[Source data]
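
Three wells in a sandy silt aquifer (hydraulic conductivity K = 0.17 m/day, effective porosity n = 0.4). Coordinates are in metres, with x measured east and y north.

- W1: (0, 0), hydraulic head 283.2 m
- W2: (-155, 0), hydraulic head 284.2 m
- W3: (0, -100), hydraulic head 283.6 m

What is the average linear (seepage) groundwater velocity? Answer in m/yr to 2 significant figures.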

■ Exercise
Could you give every entry again, exactly as written?

■ Answer for this exercise
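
Three wells in a sandy silt aquifer (hydraulic conductivity K = 0.17 m/day, effective porosity n = 0.4). Coordinates are in metres, with x measured east and y north.

- W1: (0, 0), hydraulic head 283.2 m
- W2: (-155, 0), hydraulic head 284.2 m
- W3: (0, -100), hydraulic head 283.6 m

What is the average linear (seepage) groundwater velocity? Answer in m/yr to 2 significant figures.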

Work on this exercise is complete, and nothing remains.